(Aim of the task) Word for word, copy the records that follow.

(Data listing)
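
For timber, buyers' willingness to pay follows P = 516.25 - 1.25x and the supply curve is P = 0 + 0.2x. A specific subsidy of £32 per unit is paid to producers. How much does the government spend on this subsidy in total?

Government cost = 350880/29

Pre-subsidy: 516.25 - 1.25x = 0 + 0.2x gives x* = 10325/29 and P* = 2065/29.
With the subsidy, sellers receive Ps = Pb + 32 for each unit, where Pb is the price buyers pay.
On the curves, Pb = 516.25 - 1.25x and Ps = 0 + 0.2x; the wedge Ps − Pb = 32 gives 0 + 0.2x − (516.25 - 1.25x) = 32, so x' = 10965/29.
Then Pb = 516.25 − 1.25·(10965/29) = 1265/29 and Ps = 0 + 0.2·(10965/29) = 2193/29.
Government outlay = subsidy × quantity = 32 × 10965/29 = 350880/29.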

(Your solution)
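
For timber, buyers' willingness to pay follows P = 516.25 - 1.25x and the supply curve is P = 0 + 0.2x. A specific subsidy of £32 per unit is paid to producers. How much does the government spend on this subsidy in total?

Government cost = 350880/29

Pre-subsidy: 516.25 - 1.25x = 0 + 0.2x gives x* = 10325/29 and P* = 2065/29.
With the subsidy, sellers receive Ps = Pb + 32 for each unit, where Pb is the price buyers pay.
On the curves, Pb = 516.25 - 1.25x and Ps = 0 + 0.2x; the wedge Ps − Pb = 32 gives 0 + 0.2x − (516.25 - 1.25x) = 32, so x' = 10965/29.
Then Pb = 516.25 − 1.25·(10965/29) = 1265/29 and Ps = 0 + 0.2·(10965/29) = 2193/29.
Government outlay = subsidy × quantity = 32 × 10965/29 = 350880/29.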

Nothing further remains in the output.